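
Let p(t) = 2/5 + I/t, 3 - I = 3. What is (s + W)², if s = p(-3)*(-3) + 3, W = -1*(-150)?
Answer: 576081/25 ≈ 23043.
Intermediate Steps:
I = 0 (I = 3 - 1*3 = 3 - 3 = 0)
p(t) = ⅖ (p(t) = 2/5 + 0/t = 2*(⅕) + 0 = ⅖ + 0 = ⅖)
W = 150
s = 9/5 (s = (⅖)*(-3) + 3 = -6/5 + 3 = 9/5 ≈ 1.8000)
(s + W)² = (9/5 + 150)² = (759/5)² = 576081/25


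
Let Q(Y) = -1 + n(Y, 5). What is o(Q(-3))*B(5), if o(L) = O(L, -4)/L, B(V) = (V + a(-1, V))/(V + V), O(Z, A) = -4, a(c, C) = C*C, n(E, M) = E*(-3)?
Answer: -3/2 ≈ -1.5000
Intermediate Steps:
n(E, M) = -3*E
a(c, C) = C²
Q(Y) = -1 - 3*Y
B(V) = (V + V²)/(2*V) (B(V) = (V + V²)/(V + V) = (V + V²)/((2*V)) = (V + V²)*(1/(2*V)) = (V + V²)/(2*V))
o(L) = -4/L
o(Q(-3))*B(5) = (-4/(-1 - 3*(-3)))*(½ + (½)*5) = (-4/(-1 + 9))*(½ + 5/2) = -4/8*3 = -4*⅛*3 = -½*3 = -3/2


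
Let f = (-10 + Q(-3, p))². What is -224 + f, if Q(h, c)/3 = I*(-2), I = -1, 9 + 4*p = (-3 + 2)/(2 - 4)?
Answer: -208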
==
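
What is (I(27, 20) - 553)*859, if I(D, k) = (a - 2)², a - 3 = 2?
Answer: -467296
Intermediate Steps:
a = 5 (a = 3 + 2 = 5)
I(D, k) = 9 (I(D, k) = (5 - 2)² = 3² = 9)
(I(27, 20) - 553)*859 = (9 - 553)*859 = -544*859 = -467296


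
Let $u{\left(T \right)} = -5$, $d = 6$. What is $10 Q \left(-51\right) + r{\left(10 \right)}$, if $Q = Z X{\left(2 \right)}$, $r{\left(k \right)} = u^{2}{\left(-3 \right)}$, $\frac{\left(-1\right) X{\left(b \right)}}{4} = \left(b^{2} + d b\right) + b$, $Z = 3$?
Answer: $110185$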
==
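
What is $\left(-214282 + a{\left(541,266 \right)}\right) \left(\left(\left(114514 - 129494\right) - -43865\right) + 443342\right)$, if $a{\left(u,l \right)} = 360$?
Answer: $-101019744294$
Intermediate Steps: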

> _WORK INSTRUCTIONS_: The answer must be all the lines above that hold the word "right".

> _EXPECTED OUTPUT_:
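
Let $u{\left(T \right)} = -5$, $d = 6$. What is $10 Q \left(-51\right) + r{\left(10 \right)}$, if $Q = Z X{\left(2 \right)}$, $r{\left(k \right)} = u^{2}{\left(-3 \right)}$, $\frac{\left(-1\right) X{\left(b \right)}}{4} = \left(b^{2} + d b\right) + b$, $Z = 3$?
What is $\left(-214282 + a{\left(541,266 \right)}\right) \left(\left(\left(114514 - 129494\right) - -43865\right) + 443342\right)$, if $a{\left(u,l \right)} = 360$?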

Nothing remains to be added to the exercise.